*** Opening of SOURCE MATERIAL ***

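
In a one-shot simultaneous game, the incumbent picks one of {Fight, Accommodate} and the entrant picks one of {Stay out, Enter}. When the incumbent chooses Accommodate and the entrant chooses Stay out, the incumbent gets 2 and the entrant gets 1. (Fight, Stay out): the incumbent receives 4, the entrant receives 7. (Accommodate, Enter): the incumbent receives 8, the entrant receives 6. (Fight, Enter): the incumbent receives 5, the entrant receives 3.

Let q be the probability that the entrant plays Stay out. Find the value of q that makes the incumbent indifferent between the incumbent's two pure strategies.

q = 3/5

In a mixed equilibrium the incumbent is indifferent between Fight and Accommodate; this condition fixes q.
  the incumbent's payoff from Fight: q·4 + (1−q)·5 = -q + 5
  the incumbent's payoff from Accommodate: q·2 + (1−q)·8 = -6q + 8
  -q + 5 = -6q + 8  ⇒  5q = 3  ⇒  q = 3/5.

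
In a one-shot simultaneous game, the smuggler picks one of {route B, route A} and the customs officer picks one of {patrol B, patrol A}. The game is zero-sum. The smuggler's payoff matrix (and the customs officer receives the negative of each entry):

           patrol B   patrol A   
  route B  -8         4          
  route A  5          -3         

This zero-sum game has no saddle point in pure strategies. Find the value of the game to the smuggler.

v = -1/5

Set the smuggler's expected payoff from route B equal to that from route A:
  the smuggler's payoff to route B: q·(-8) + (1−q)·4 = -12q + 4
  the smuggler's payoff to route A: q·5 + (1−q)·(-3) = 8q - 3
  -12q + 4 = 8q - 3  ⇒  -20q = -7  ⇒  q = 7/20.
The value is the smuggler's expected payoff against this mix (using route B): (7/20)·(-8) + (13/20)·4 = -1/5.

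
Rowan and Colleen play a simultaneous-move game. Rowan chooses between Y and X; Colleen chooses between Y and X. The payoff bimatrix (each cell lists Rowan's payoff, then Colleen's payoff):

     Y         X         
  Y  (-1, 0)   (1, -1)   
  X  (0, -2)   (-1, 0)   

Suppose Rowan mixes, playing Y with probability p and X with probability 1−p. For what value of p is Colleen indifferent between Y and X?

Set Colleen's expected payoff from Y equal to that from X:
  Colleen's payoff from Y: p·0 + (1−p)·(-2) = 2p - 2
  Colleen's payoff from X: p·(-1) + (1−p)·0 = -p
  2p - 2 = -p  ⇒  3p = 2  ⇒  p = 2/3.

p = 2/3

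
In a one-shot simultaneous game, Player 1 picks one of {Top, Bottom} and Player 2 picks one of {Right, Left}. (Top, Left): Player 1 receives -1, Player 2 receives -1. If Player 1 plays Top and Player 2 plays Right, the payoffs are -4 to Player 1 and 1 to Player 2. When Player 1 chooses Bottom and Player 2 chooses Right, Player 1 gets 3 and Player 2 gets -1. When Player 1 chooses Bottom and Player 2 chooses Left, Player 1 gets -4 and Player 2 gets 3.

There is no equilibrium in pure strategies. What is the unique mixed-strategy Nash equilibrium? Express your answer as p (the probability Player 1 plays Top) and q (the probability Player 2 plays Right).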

*** Close of SOURCE MATERIAL ***

◆ EXERCISE DESCRIPTION ◆
Every entry above has to be returned exactly as written.

◆ EXPECTED OUTPUT ◆
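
In a one-shot simultaneous game, the incumbent picks one of {Fight, Accommodate} and the entrant picks one of {Stay out, Enter}. When the incumbent chooses Accommodate and the entrant chooses Stay out, the incumbent gets 2 and the entrant gets 1. (Fight, Stay out): the incumbent receives 4, the entrant receives 7. (Accommodate, Enter): the incumbent receives 8, the entrant receives 6. (Fight, Enter): the incumbent receives 5, the entrant receives 3.

Let q be the probability that the entrant plays Stay out. Find the value of q that makes the incumbent indifferent between the incumbent's two pure strategies.

q = 3/5

In a mixed equilibrium the incumbent is indifferent between Fight and Accommodate; this condition fixes q.
  the incumbent's payoff from Fight: q·4 + (1−q)·5 = -q + 5
  the incumbent's payoff from Accommodate: q·2 + (1−q)·8 = -6q + 8
  -q + 5 = -6q + 8  ⇒  5q = 3  ⇒  q = 3/5.

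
In a one-shot simultaneous game, the smuggler picks one of {route B, route A} and the customs officer picks one of {patrol B, patrol A}. The game is zero-sum. The smuggler's payoff matrix (and the customs officer receives the negative of each entry):

           patrol B   patrol A   
  route B  -8         4          
  route A  5          -3         

This zero-sum game has no saddle point in pure strategies. Find the value of the game to the smuggler.

v = -1/5

Set the smuggler's expected payoff from route B equal to that from route A:
  the smuggler's payoff to route B: q·(-8) + (1−q)·4 = -12q + 4
  the smuggler's payoff to route A: q·5 + (1−q)·(-3) = 8q - 3
  -12q + 4 = 8q - 3  ⇒  -20q = -7  ⇒  q = 7/20.
The value is the smuggler's expected payoff against this mix (using route B): (7/20)·(-8) + (13/20)·4 = -1/5.

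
Rowan and Colleen play a simultaneous-move game. Rowan chooses between Y and X; Colleen chooses between Y and X. The payoff bimatrix (each cell lists Rowan's payoff, then Colleen's payoff):

     Y         X         
  Y  (-1, 0)   (1, -1)   
  X  (0, -2)   (-1, 0)   

Suppose Rowan mixes, playing Y with probability p and X with probability 1−p. For what value of p is Colleen indifferent between Y and X?

Set Colleen's expected payoff from Y equal to that from X:
  Colleen's payoff from Y: p·0 + (1−p)·(-2) = 2p - 2
  Colleen's payoff from X: p·(-1) + (1−p)·0 = -p
  2p - 2 = -p  ⇒  3p = 2  ⇒  p = 2/3.

p = 2/3

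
In a one-shot simultaneous game, Player 1 picks one of {Top, Bottom} and Player 2 picks one of {Right, Left}. (Top, Left): Player 1 receives -1, Player 2 receives -1. If Player 1 plays Top and Player 2 plays Right, the payoffs are -4 to Player 1 and 1 to Player 2. When Player 1 chooses Bottom and Player 2 chooses Right, Player 1 gets 3 and Player 2 gets -1. When Player 1 chooses Bottom and Player 2 chooses Left, Player 1 gets -4 and Player 2 gets 3.

There is no equilibrium in pure strategies. What is the unique mixed-strategy Nash equilibrium? Express your answer as p (the probability Player 1 plays Top) and q (the probability Player 2 plays Right).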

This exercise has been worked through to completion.